» How to complete this task:
The answer should be each line of the records that contains the word "whether"; please copy them all.

(Extracted data entries)

>>

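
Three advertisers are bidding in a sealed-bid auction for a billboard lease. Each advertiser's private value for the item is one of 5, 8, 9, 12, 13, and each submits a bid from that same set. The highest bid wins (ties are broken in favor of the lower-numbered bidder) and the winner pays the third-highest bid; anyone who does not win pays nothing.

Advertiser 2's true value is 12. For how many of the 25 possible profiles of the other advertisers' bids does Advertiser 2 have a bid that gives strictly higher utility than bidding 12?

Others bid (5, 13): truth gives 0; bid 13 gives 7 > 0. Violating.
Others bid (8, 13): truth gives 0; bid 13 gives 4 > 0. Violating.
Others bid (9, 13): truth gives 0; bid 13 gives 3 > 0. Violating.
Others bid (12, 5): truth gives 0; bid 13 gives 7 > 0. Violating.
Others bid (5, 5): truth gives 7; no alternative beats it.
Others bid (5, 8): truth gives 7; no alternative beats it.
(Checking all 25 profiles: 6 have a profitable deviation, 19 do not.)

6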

<<
>>

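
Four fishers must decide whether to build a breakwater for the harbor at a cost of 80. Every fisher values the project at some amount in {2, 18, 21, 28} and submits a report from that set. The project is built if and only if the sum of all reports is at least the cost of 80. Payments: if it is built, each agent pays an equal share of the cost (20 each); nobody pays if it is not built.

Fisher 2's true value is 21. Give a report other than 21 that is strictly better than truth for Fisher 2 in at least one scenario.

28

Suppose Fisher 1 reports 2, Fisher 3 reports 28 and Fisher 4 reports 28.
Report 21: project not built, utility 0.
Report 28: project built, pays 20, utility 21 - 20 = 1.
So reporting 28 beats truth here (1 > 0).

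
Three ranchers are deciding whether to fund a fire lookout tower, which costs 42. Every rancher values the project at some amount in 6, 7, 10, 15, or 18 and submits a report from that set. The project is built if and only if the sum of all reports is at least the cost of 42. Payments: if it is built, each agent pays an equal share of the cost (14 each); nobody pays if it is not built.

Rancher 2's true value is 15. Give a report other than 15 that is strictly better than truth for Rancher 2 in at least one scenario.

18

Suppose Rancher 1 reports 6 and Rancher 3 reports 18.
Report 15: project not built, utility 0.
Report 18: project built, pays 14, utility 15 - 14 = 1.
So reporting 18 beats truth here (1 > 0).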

<<
>>

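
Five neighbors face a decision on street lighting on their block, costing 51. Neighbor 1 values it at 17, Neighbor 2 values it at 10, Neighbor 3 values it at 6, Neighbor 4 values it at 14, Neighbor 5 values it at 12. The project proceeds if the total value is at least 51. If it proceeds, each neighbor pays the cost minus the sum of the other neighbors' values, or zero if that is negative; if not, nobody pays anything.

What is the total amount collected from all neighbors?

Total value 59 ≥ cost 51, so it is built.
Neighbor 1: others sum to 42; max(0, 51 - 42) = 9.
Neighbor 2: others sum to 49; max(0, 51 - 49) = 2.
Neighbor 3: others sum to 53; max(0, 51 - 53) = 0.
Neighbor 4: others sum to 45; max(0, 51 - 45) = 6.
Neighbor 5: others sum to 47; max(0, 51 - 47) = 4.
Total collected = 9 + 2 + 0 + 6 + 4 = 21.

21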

<<

» Output of the exercise:
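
Four fishers must decide whether to build a breakwater for the harbor at a cost of 80. Every fisher values the project at some amount in {2, 18, 21, 28} and submits a report from that set. The project is built if and only if the sum of all reports is at least the cost of 80. Payments: if it is built, each agent pays an equal share of the cost (20 each); nobody pays if it is not built.
Three ranchers are deciding whether to fund a fire lookout tower, which costs 42. Every rancher values the project at some amount in 6, 7, 10, 15, or 18 and submits a report from that set. The project is built if and only if the sum of all reports is at least the cost of 42. Payments: if it is built, each agent pays an equal share of the cost (14 each); nobody pays if it is not built.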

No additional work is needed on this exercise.